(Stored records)
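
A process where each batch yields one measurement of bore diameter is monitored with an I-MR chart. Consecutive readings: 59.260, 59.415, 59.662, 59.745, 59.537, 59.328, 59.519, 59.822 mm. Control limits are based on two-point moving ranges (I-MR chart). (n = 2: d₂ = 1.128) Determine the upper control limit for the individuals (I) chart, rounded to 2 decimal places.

60.07

X̄ = (59.260 + 59.415 + 59.662 + 59.745 + 59.537 + 59.328 + 59.519 + 59.822) / 8 = 59.5360
Moving ranges: 0.155, 0.247, 0.083, 0.208, 0.209, 0.191, 0.303; M̄R̄ = 1.3960 / 7 = 0.1994
UCL = X̄ + 3·M̄R̄/d₂ = 59.5360 + 3 × 0.1994 / 1.128 = 60.0664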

◆ How to complete this task ◆
From the first line to the last, set down every record exactly as written above.

◆ Result of the exercise ◆
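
A process where each batch yields one measurement of bore diameter is monitored with an I-MR chart. Consecutive readings: 59.260, 59.415, 59.662, 59.745, 59.537, 59.328, 59.519, 59.822 mm. Control limits are based on two-point moving ranges (I-MR chart). (n = 2: d₂ = 1.128) Determine the upper control limit for the individuals (I) chart, rounded to 2 decimal places.

60.07

X̄ = (59.260 + 59.415 + 59.662 + 59.745 + 59.537 + 59.328 + 59.519 + 59.822) / 8 = 59.5360
Moving ranges: 0.155, 0.247, 0.083, 0.208, 0.209, 0.191, 0.303; M̄R̄ = 1.3960 / 7 = 0.1994
UCL = X̄ + 3·M̄R̄/d₂ = 59.5360 + 3 × 0.1994 / 1.128 = 60.0664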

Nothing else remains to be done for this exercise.